[What is required]: Count the lines below that include the word "maintain", then give that number and no other words.

(Listed records begins)

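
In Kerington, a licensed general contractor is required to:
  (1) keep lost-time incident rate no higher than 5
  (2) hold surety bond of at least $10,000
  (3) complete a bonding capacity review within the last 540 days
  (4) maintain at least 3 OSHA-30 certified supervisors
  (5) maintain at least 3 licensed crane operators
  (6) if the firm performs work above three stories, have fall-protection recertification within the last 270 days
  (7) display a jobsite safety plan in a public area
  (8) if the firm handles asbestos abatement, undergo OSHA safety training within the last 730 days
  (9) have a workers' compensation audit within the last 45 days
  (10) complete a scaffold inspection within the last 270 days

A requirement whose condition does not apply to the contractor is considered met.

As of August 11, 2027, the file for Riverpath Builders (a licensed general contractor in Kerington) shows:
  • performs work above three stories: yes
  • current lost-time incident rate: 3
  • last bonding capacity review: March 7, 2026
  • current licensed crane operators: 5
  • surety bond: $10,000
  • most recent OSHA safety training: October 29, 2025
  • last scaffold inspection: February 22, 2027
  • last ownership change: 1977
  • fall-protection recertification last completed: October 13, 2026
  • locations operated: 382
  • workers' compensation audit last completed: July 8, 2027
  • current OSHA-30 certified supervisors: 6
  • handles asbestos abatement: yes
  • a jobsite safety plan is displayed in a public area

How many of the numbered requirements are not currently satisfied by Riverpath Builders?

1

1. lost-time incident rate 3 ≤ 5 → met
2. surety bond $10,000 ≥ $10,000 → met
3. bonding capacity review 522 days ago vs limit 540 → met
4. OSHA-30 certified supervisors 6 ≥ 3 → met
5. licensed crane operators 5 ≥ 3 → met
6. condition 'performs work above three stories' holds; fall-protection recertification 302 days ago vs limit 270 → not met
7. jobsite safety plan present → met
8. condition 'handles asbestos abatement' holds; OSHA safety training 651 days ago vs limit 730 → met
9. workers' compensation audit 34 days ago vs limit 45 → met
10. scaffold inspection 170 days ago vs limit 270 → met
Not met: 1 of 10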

(Listed records ends)

[Response to the exercise]: 2